Every line of the records below that has the word "OfficeID" should be copied.

- - - - - - -

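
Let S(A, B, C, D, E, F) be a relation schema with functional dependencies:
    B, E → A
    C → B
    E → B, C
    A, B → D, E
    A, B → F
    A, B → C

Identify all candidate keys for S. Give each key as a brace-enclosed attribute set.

{A, B}, {A, C}, {E}

{E}⁺ = {A, B, C, D, E, F} — all of the relation — so {E} is a candidate key.
{A, B}⁺ = {A, B, C, D, E, F} — all of the relation — so {A, B} is a candidate key.
{A, C}⁺ = {A, B, C, D, E, F} — all of the relation — so {A, C} is a candidate key.
Any other superkey properly contains one of these, so there are no further candidate keys.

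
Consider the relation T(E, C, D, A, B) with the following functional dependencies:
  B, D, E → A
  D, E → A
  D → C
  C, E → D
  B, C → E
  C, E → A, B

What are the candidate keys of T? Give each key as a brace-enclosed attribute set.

Closure of {B, C} is {A, B, C, D, E}, the whole schema; {B, C} is a candidate key.
Closure of {B, D} is {A, B, C, D, E}, the whole schema; {B, D} is a candidate key.
Closure of {C, E} is {A, B, C, D, E}, the whole schema; {C, E} is a candidate key.
Closure of {D, E} is {A, B, C, D, E}, the whole schema; {D, E} is a candidate key.
These are minimal and exhaustive — every other superkey contains one of them.

{B, C}, {B, D}, {C, E}, {D, E}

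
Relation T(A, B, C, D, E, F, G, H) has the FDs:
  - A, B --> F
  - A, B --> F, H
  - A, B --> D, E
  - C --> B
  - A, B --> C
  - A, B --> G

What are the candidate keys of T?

No FD produces {A}, so it must be in every candidate key.
{A, B} is a candidate key since {A, B}⁺ = {A, B, C, D, E, F, G, H} covers every attribute.
{A, C} is a candidate key since {A, C}⁺ = {A, B, C, D, E, F, G, H} covers every attribute.
These are minimal and exhaustive — every other superkey contains one of them.

{A, B}, {A, C}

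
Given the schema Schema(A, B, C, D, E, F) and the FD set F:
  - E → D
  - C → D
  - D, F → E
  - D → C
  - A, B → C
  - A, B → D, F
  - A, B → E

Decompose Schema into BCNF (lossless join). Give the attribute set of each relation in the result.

{A, B, E, F}; {C, D}; {C, E}

Candidate key of the original relation: {A, B}.
{A, B, C, D, E, F}: {E} determines {C, D, E} here but is not a superkey — split on E → C, D, giving {C, D, E} and {A, B, E, F}.
{C, D, E}: {C} determines {C, D} here but is not a superkey — split on C → D, giving {C, D} and {C, E}.
{C, D}: every determinant is a superkey — BCNF.
{C, E}: every determinant is a superkey — BCNF.
{A, B, E, F}: every determinant is a superkey — BCNF.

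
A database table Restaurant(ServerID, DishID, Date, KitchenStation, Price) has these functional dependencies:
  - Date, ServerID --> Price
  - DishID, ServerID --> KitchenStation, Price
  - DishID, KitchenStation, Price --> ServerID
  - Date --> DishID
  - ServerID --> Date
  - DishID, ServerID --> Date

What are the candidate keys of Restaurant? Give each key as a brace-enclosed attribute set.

{ServerID}⁺ = {Date, DishID, KitchenStation, Price, ServerID} — all of the relation — so {ServerID} is a candidate key.
{Date, KitchenStation, Price}⁺ = {Date, DishID, KitchenStation, Price, ServerID} — all of the relation — so {Date, KitchenStation, Price} is a candidate key.
{DishID, KitchenStation, Price}⁺ = {Date, DishID, KitchenStation, Price, ServerID} — all of the relation — so {DishID, KitchenStation, Price} is a candidate key.
No proper subset of any of these is a key, and no other minimal superkey exists.

{Date, KitchenStation, Price}, {DishID, KitchenStation, Price}, {ServerID}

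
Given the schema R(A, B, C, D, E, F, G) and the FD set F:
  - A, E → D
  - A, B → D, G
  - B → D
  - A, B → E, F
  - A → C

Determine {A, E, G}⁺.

Start with {A, E, G}.
A, E → D applies; add {D} → now {A, D, E, G}.
A → C applies; add {C} → now {A, C, D, E, G}.
No further FD applies.

{A, C, D, E, G}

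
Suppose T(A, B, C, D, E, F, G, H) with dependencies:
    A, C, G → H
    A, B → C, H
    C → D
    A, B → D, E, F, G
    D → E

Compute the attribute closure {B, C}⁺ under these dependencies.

Start with {B, C}.
C → D applies; add {D} → now {B, C, D}.
D → E applies; add {E} → now {B, C, D, E}.
No further FD applies.

{B, C, D, E}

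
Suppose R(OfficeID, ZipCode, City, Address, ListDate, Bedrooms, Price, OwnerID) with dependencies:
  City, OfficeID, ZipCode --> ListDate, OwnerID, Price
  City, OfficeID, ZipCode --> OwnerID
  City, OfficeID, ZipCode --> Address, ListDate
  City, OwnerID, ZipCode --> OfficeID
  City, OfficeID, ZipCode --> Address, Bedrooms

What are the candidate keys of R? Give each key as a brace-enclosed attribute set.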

- - - - - - -

Solution for this problem ▸
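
Suppose R(OfficeID, ZipCode, City, Address, ListDate, Bedrooms, Price, OwnerID) with dependencies:
  City, OfficeID, ZipCode --> ListDate, OwnerID, Price
  City, OfficeID, ZipCode --> OwnerID
  City, OfficeID, ZipCode --> Address, ListDate
  City, OwnerID, ZipCode --> OfficeID
  City, OfficeID, ZipCode --> Address, Bedrooms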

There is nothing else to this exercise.